WHAT IS REQUIRED: In the entries that follow, the lines from the one with "B, S, V, Y, Z." through the one with "A causal diagram has observed variables K, P, Q, R, Y." are the ones to write out, exactly and with both ends included. Nothing else should appear.

RECORD SET:
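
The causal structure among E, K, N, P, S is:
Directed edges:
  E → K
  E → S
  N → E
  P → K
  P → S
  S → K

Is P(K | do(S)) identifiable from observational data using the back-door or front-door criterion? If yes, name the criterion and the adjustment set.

P(K|do(S)): backdoor, adjust for {E, P}.

desc(S)\{S}={K}; candidates ⊆ {E,N,P}.
size 0: {}; under {} S still reaches {E,K,N,P} ∋ K.
size 1: {E}, {N}, {P}; under {E} S still reaches {K,P} ∋ K.
{E,P}: S⊥K given {E,P} in G with S→· removed — back-door holds.
P(K|do(S)) = Σ_{E,P} P(K|S,E,P)·P(E,P).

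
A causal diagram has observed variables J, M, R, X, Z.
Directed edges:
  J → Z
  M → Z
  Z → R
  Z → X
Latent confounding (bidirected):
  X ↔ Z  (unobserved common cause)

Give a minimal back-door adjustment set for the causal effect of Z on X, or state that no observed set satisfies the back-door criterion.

Z→X: no observed back-door set.

desc(Z)\{Z}={R,X}; candidates ⊆ {J,M}.
Z↔X: latent back-door arc(s) into Z.
size 0: {}; under {} Z still reaches {J,M,X} ∋ X.
size 1: {J}, {M}; under {J} Z still reaches {M,X} ∋ X.
size 2: {J,M}; under {J,M} Z still reaches {X} ∋ X.
Z↔X cannot be blocked by any observed set — no back-door set.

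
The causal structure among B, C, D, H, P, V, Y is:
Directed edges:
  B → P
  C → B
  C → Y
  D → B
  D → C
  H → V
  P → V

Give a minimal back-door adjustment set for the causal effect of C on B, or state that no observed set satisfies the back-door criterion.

desc(C)\{C}={B,P,V,Y}; candidates ⊆ {D,H}.
size 0: {}; under {} C still reaches {B,D,P,V} ∋ B.
{D}: C⊥B given {D} in G with C→· removed — back-door holds.

C→B: minimal back-door set {D}.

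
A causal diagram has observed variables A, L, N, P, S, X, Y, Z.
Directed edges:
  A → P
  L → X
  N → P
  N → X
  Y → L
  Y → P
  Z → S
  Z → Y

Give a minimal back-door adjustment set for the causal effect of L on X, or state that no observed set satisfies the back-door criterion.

desc(L)\{L}={X}; candidates ⊆ {A,N,P,S,Y,Z}.
∅: L⊥X given ∅ in G with L→· removed — back-door holds.

L→X: minimal back-door set ∅.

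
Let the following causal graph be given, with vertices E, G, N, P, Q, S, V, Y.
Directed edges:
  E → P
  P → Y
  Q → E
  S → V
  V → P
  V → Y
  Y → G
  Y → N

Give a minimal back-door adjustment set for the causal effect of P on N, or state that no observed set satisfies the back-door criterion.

P→N: minimal back-door set {V}.

desc(P)\{P}={G,N,Y}; candidates ⊆ {E,Q,S,V}.
size 0: {}; under {} P still reaches {E,G,N,Q,S,V,Y} ∋ N.
{V}: P⊥N given {V} in G with P→· removed — back-door holds.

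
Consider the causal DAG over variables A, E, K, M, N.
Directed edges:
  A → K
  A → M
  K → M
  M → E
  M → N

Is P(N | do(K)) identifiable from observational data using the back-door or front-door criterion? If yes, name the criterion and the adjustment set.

P(N|do(K)): backdoor, adjust for {A}.

desc(K)\{K}={E,M,N}; candidates ⊆ {A}.
size 0: {}; under {} K still reaches {A,E,M,N} ∋ N.
{A}: K⊥N given {A} in G with K→· removed — back-door holds.
P(N|do(K)) = Σ_{A} P(N|K,A)·P(A).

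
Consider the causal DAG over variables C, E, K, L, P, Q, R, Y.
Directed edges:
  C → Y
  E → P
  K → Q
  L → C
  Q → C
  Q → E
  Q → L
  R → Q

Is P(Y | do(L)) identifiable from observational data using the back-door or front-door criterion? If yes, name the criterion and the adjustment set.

P(Y|do(L)): backdoor, adjust for {Q}.

desc(L)\{L}={C,Y}; candidates ⊆ {E,K,P,Q,R}.
size 0: {}; under {} L still reaches {C,E,K,P,Q,R,Y} ∋ Y.
{Q}: L⊥Y given {Q} in G with L→· removed — back-door holds.
P(Y|do(L)) = Σ_{Q} P(Y|L,Q)·P(Q).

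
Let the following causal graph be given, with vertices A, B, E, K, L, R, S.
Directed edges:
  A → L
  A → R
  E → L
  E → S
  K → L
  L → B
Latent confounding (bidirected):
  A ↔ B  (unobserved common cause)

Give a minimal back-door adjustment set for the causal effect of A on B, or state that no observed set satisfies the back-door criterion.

desc(A)\{A}={B,L,R}; candidates ⊆ {E,K,S}.
A↔B: latent back-door arc(s) into A.
size 0: {}; under {} A still reaches {B} ∋ B.
size 1: {E}, {K}, {S}; under {E} A still reaches {B} ∋ B.
size 2: {E,K}, {E,S}, {K,S}; under {E,K} A still reaches {B} ∋ B.
A↔B cannot be blocked by any observed set — no back-door set.

A→B: no observed back-door set.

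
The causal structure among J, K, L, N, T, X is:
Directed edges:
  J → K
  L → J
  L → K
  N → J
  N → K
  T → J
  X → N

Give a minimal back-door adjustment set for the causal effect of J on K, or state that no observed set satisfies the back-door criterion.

desc(J)\{J}={K}; candidates ⊆ {L,N,T,X}.
size 0: {}; under {} J still reaches {K,L,N,T,X} ∋ K.
size 1: {L}, {N}, {T} …(+1); under {L} J still reaches {K,N,T,X} ∋ K.
{L,N}: J⊥K given {L,N} in G with J→· removed — back-door holds.

J→K: minimal back-door set {L, N}.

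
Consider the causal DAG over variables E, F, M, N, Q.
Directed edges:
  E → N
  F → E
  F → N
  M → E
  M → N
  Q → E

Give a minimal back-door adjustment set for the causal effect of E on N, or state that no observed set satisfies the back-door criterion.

E→N: minimal back-door set {F, M}.

desc(E)\{E}={N}; candidates ⊆ {F,M,Q}.
size 0: {}; under {} E still reaches {F,M,N,Q} ∋ N.
size 1: {F}, {M}, {Q}; under {F} E still reaches {M,N,Q} ∋ N.
{F,M}: E⊥N given {F,M} in G with E→· removed — back-door holds.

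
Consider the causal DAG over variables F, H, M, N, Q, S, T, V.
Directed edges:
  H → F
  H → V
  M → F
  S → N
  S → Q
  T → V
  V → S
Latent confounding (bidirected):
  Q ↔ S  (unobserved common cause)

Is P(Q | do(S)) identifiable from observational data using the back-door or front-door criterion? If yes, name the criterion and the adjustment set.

desc(S)\{S}={N,Q}; candidates ⊆ {F,H,M,T,V}.
S↔Q: latent back-door arc(s) into S.
size 0: {}; under {} S still reaches {F,H,Q,T,V} ∋ Q.
size 1: {F}, {H}, {M} …(+2); under {F} S still reaches {H,M,Q,T,V} ∋ Q.
size 2: {F,H}, {F,M}, {F,T} …(+7); under {F,H} S still reaches {Q,T,V} ∋ Q.
S↔Q cannot be blocked by any observed set — no back-door set.
No mediator lies on a directed S→…→Q path.
Neither criterion identifies P(Q|do(S)) in this graph.

P(Q|do(S)): not identifiable (no BD/FD set).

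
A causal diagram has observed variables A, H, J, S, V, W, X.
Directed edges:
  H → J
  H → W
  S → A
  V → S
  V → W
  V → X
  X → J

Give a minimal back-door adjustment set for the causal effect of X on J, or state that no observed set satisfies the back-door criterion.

desc(X)\{X}={J}; candidates ⊆ {A,H,S,V,W}.
∅: X⊥J given ∅ in G with X→· removed — back-door holds.

X→J: minimal back-door set ∅.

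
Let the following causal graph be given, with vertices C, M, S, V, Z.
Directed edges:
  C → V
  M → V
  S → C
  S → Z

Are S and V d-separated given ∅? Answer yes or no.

No — S and V are d-connected given ∅.

Bayes-Ball from S | ∅ reaches {C,V,Z}.
V ∈ reach(S|∅) ⇒ S ⊥̸ V | ∅.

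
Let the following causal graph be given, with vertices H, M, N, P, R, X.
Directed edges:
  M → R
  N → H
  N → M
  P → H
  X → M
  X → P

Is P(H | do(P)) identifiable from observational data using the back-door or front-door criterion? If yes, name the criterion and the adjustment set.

desc(P)\{P}={H}; candidates ⊆ {M,N,R,X}.
∅: P⊥H given ∅ in G with P→· removed — back-door holds.
P(H|do(P)) = P(H|P) — no adjustment needed.

P(H|do(P)): backdoor, adjust for ∅.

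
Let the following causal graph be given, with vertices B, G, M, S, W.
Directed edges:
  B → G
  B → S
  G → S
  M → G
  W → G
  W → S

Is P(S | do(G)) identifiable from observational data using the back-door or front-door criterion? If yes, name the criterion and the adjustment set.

P(S|do(G)): backdoor, adjust for {B, W}.

desc(G)\{G}={S}; candidates ⊆ {B,M,W}.
size 0: {}; under {} G still reaches {B,M,S,W} ∋ S.
size 1: {B}, {M}, {W}; under {B} G still reaches {M,S,W} ∋ S.
{B,W}: G⊥S given {B,W} in G with G→· removed — back-door holds.
P(S|do(G)) = Σ_{B,W} P(S|G,B,W)·P(B,W).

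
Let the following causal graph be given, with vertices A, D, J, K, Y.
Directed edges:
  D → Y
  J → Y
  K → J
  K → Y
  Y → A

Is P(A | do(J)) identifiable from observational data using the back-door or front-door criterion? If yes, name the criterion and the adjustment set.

P(A|do(J)): backdoor, adjust for {K}.

desc(J)\{J}={A,Y}; candidates ⊆ {D,K}.
size 0: {}; under {} J still reaches {A,K,Y} ∋ A.
{K}: J⊥A given {K} in G with J→· removed — back-door holds.
P(A|do(J)) = Σ_{K} P(A|J,K)·P(K).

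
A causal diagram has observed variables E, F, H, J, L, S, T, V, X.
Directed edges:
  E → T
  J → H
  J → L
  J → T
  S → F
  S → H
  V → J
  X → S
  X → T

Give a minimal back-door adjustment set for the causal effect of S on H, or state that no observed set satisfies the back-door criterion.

S→H: minimal back-door set ∅.

desc(S)\{S}={F,H}; candidates ⊆ {E,J,L,T,V,X}.
∅: S⊥H given ∅ in G with S→· removed — back-door holds.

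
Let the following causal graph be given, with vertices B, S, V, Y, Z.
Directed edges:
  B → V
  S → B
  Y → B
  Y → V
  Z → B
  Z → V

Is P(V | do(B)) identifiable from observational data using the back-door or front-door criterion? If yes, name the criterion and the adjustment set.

desc(B)\{B}={V}; candidates ⊆ {S,Y,Z}.
size 0: {}; under {} B still reaches {S,V,Y,Z} ∋ V.
size 1: {S}, {Y}, {Z}; under {S} B still reaches {V,Y,Z} ∋ V.
{Y,Z}: B⊥V given {Y,Z} in G with B→· removed — back-door holds.
P(V|do(B)) = Σ_{Y,Z} P(V|B,Y,Z)·P(Y,Z).

P(V|do(B)): backdoor, adjust for {Y, Z}.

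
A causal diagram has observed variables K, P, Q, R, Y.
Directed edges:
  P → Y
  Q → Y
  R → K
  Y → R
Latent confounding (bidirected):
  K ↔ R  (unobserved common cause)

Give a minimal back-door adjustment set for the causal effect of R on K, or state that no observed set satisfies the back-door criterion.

desc(R)\{R}={K}; candidates ⊆ {P,Q,Y}.
R↔K: latent back-door arc(s) into R.
size 0: {}; under {} R still reaches {K,P,Q,Y} ∋ K.
size 1: {P}, {Q}, {Y}; under {P} R still reaches {K,Q,Y} ∋ K.
size 2: {P,Q}, {P,Y}, {Q,Y}; under {P,Q} R still reaches {K,Y} ∋ K.
R↔K cannot be blocked by any observed set — no back-door set.

R→K: no observed back-door set.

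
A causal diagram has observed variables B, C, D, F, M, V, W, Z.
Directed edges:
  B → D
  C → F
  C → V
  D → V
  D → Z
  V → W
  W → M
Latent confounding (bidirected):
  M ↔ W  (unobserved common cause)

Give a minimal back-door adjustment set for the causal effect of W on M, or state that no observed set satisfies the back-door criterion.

desc(W)\{W}={M}; candidates ⊆ {B,C,D,F,V,Z}.
W↔M: latent back-door arc(s) into W.
size 0: {}; under {} W still reaches {B,C,D,F,M,V,Z} ∋ M.
size 1: {B}, {C}, {D} …(+3); under {B} W still reaches {C,D,F,M,V,Z} ∋ M.
size 2: {B,C}, {B,D}, {B,F} …(+12); under {B,C} W still reaches {D,M,V,Z} ∋ M.
W↔M cannot be blocked by any observed set — no back-door set.

W→M: no observed back-door set.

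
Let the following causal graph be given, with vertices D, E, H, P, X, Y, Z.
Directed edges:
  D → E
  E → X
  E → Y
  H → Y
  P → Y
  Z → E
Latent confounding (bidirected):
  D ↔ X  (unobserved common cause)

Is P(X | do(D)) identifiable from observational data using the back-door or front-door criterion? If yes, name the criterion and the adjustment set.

desc(D)\{D}={E,X,Y}; candidates ⊆ {H,P,Z}.
D↔X: latent back-door arc(s) into D.
size 0: {}; under {} D still reaches {X} ∋ X.
size 1: {H}, {P}, {Z}; under {H} D still reaches {X} ∋ X.
size 2: {H,P}, {H,Z}, {P,Z}; under {H,P} D still reaches {X} ∋ X.
D↔X cannot be blocked by any observed set — no back-door set.
{E}: (i) intercepts every directed D→X path; (ii) no back-door D→{E}; (iii) {D} blocks every back-door {E}→X. Front-door holds.
P(X|do(D)) = Σ_{E} P(E|D) Σ_{D'} P(X|E,D')P(D').

P(X|do(D)): frontdoor, adjust for {E}.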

OUTPUT OF THE TASK:
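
Let the following causal graph be given, with vertices B, S, V, Y, Z.
Directed edges:
  B → V
  S → B
  Y → B
  Y → V
  Z → B
  Z → V

Is P(V | do(B)) identifiable from observational data using the back-door or front-door criterion? If yes, name the criterion and the adjustment set.

desc(B)\{B}={V}; candidates ⊆ {S,Y,Z}.
size 0: {}; under {} B still reaches {S,V,Y,Z} ∋ V.
size 1: {S}, {Y}, {Z}; under {S} B still reaches {V,Y,Z} ∋ V.
{Y,Z}: B⊥V given {Y,Z} in G with B→· removed — back-door holds.
P(V|do(B)) = Σ_{Y,Z} P(V|B,Y,Z)·P(Y,Z).

P(V|do(B)): backdoor, adjust for {Y, Z}.

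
A causal diagram has observed variables K, P, Q, R, Y.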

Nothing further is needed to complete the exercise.